▸ **TASK MATERIAL**:
----
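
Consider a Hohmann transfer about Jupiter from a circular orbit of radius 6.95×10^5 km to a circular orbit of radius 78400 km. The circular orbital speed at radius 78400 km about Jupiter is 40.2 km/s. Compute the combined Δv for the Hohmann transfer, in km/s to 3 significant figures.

Δv = 21.1 km/s

From the circular-orbit relation v² = μ/r at r = 78400 km: μ = v²r = (40.2)² × 78400 = 1.26698×10^8 km³/s².
The Hohmann ellipse has a_t = (r₁ + r₂)/2 = 3.867×10^5 km.
At r₁ the circular-orbit speed is v₁ = √(μ/r₁) = 13.5018 km/s.
Transfer-orbit speed at r₁ (v² = μ(2/r − 1/a)): v_a = √[μ(2/r₁ − 1/a_t)] = 6.07943 km/s.
First burn Δv₁ = |v_a − v₁| = 7.4224 km/s.
At r₂, v₂ = √(μ/r₂) = 40.200 km/s.
Transfer-orbit speed at r₂: v_p = √[μ(2/r₂ − 1/a_t)] = 53.893 km/s.
Second burn Δv₂ = |v₂ − v_p| = 13.693 km/s.
Δv = Δv₁ + Δv₂ = 7.4224 + 13.693 = 21.12 km/s.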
----
Restate the material word for word, leaving nothing out.

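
Consider a Hohmann transfer about Jupiter from a circular orbit of radius 6.95×10^5 km to a circular orbit of radius 78400 km. The circular orbital speed at radius 78400 km about Jupiter is 40.2 km/s. Compute the combined Δv for the Hohmann transfer, in km/s to 3 significant figures.

Δv = 21.1 km/s

From the circular-orbit relation v² = μ/r at r = 78400 km: μ = v²r = (40.2)² × 78400 = 1.26698×10^8 km³/s².
The Hohmann ellipse has a_t = (r₁ + r₂)/2 = 3.867×10^5 km.
At r₁ the circular-orbit speed is v₁ = √(μ/r₁) = 13.5018 km/s.
Transfer-orbit speed at r₁ (v² = μ(2/r − 1/a)): v_a = √[μ(2/r₁ − 1/a_t)] = 6.07943 km/s.
First burn Δv₁ = |v_a − v₁| = 7.4224 km/s.
At r₂, v₂ = √(μ/r₂) = 40.200 km/s.
Transfer-orbit speed at r₂: v_p = √[μ(2/r₂ − 1/a_t)] = 53.893 km/s.
Second burn Δv₂ = |v₂ − v_p| = 13.693 km/s.
Δv = Δv₁ + Δv₂ = 7.4224 + 13.693 = 21.12 km/s.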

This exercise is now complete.